Which lines make up the answer? Those from the line with "Tomasz Vasquez reports" through the end of the data; reproduce them exactly.

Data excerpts
Segment Open

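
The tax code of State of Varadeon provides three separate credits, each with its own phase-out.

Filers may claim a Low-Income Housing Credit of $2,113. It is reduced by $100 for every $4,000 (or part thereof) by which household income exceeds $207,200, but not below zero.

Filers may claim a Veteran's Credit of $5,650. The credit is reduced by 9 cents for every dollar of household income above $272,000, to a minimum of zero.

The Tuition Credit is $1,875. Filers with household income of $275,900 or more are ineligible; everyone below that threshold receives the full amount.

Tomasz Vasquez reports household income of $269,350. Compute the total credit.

$8,038

Low-Income Housing Credit: income exceeds $207,200 by $62,150, which is 16 full-or-partial $4,000 increments; reduction = 16 × $100 = $1,600, leaving $513.
Veteran's Credit: $269,350 is at or below the $272,000 threshold, so the full $5,650 applies.
Tuition Credit: $269,350 is below the $275,900 cutoff, so the full $1,875 applies.
Total: $513 + $5,650 + $1,875 = $8,038.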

Segment Closed

- Task solution -
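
Tomasz Vasquez reports household income of $269,350. Compute the total credit.

$8,038

Low-Income Housing Credit: income exceeds $207,200 by $62,150, which is 16 full-or-partial $4,000 increments; reduction = 16 × $100 = $1,600, leaving $513.
Veteran's Credit: $269,350 is at or below the $272,000 threshold, so the full $5,650 applies.
Tuition Credit: $269,350 is below the $275,900 cutoff, so the full $1,875 applies.
Total: $513 + $5,650 + $1,875 = $8,038.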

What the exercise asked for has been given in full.